### [Data listing]
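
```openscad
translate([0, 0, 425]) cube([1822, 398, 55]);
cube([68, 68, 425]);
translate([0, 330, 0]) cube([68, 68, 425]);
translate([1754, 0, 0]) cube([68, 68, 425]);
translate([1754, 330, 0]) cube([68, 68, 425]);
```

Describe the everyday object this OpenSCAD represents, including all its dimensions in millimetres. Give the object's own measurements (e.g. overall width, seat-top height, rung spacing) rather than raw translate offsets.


A long wooden bench with a 1822 mm (x) × 398 mm (y) seat, 55 mm thick, its top surface 480 mm above the floor. Four 68 mm square legs at the seat corners, flush with the edges, run from z = 0 to the seat underside.


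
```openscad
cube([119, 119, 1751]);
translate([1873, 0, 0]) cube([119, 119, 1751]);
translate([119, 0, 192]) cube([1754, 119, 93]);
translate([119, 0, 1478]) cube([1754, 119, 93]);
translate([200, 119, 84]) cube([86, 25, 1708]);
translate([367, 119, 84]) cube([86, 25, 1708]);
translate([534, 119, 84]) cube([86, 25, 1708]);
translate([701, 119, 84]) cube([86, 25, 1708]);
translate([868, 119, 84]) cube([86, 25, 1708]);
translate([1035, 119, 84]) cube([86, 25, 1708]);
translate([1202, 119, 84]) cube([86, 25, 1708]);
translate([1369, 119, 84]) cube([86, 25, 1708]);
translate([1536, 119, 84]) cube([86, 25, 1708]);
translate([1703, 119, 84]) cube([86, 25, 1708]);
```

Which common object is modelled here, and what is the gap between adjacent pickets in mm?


A fence section. The picket gap is 81 mm.

Two posts, two rails, 10 pickets — a fence section. Span 1754 mm holds 10 pickets of 86 mm with 11 equal gaps: ⌊(1754 − 10·86) / 11⌋ = 81 mm.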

### [Task]
Each line of the material should be returned exactly as it stands.

### [Answer space]
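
```openscad
translate([0, 0, 425]) cube([1822, 398, 55]);
cube([68, 68, 425]);
translate([0, 330, 0]) cube([68, 68, 425]);
translate([1754, 0, 0]) cube([68, 68, 425]);
translate([1754, 330, 0]) cube([68, 68, 425]);
```

Describe the everyday object this OpenSCAD represents, including all its dimensions in millimetres. Give the object's own measurements (e.g. overall width, seat-top height, rung spacing) rather than raw translate offsets.


A long wooden bench with a 1822 mm (x) × 398 mm (y) seat, 55 mm thick, its top surface 480 mm above the floor. Four 68 mm square legs at the seat corners, flush with the edges, run from z = 0 to the seat underside.


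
```openscad
cube([119, 119, 1751]);
translate([1873, 0, 0]) cube([119, 119, 1751]);
translate([119, 0, 192]) cube([1754, 119, 93]);
translate([119, 0, 1478]) cube([1754, 119, 93]);
translate([200, 119, 84]) cube([86, 25, 1708]);
translate([367, 119, 84]) cube([86, 25, 1708]);
translate([534, 119, 84]) cube([86, 25, 1708]);
translate([701, 119, 84]) cube([86, 25, 1708]);
translate([868, 119, 84]) cube([86, 25, 1708]);
translate([1035, 119, 84]) cube([86, 25, 1708]);
translate([1202, 119, 84]) cube([86, 25, 1708]);
translate([1369, 119, 84]) cube([86, 25, 1708]);
translate([1536, 119, 84]) cube([86, 25, 1708]);
translate([1703, 119, 84]) cube([86, 25, 1708]);
```

Which common object is modelled here, and what is the gap between adjacent pickets in mm?


A fence section. The picket gap is 81 mm.

Two posts, two rails, 10 pickets — a fence section. Span 1754 mm holds 10 pickets of 86 mm with 11 equal gaps: ⌊(1754 − 10·86) / 11⌋ = 81 mm.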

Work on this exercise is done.